Exercise prompt>
Go line by line through the data below and count those that hold "many". Return only the number.

Data>

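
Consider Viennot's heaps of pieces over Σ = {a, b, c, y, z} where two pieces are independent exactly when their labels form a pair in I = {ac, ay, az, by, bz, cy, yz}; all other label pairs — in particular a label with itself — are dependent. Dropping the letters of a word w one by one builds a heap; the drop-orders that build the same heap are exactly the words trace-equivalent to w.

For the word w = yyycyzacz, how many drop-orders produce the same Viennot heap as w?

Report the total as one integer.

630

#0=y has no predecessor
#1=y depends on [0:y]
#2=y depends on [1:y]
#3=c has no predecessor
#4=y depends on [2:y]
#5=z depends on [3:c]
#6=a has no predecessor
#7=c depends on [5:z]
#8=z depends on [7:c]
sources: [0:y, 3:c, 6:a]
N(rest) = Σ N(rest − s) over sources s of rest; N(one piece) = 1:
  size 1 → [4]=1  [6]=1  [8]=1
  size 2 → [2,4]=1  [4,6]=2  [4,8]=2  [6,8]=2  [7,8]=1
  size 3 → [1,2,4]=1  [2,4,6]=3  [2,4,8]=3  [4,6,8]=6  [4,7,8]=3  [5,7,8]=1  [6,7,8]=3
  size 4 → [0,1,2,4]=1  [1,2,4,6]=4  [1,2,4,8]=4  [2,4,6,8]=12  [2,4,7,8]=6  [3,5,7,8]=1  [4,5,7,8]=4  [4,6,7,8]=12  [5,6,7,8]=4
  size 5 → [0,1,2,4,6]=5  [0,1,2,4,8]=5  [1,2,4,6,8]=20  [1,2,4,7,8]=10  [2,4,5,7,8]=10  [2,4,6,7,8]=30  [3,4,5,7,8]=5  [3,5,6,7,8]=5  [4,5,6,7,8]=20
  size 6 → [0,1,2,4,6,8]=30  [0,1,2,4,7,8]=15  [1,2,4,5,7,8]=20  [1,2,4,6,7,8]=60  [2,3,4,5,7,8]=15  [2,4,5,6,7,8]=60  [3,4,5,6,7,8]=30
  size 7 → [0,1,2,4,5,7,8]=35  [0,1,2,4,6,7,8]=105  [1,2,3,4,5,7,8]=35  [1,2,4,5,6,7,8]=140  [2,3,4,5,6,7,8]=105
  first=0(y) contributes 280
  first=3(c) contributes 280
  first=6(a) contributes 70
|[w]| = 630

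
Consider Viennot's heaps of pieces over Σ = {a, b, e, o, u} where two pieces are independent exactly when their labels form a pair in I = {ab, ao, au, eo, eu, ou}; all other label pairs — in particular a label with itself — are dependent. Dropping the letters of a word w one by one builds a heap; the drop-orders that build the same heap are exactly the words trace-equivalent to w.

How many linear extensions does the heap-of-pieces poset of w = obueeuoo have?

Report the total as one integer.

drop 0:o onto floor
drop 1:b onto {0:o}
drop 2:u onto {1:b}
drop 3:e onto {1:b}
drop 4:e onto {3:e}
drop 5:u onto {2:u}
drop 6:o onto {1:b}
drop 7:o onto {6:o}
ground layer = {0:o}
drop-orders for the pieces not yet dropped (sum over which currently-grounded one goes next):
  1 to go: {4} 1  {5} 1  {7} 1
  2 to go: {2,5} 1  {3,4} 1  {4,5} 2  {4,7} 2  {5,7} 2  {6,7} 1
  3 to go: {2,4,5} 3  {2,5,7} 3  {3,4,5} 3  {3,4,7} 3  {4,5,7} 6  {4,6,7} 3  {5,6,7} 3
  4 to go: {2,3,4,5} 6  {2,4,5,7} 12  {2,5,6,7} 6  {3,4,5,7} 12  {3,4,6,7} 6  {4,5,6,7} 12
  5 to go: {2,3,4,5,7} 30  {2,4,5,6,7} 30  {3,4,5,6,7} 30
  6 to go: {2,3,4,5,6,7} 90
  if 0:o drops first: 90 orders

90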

Your solution>
2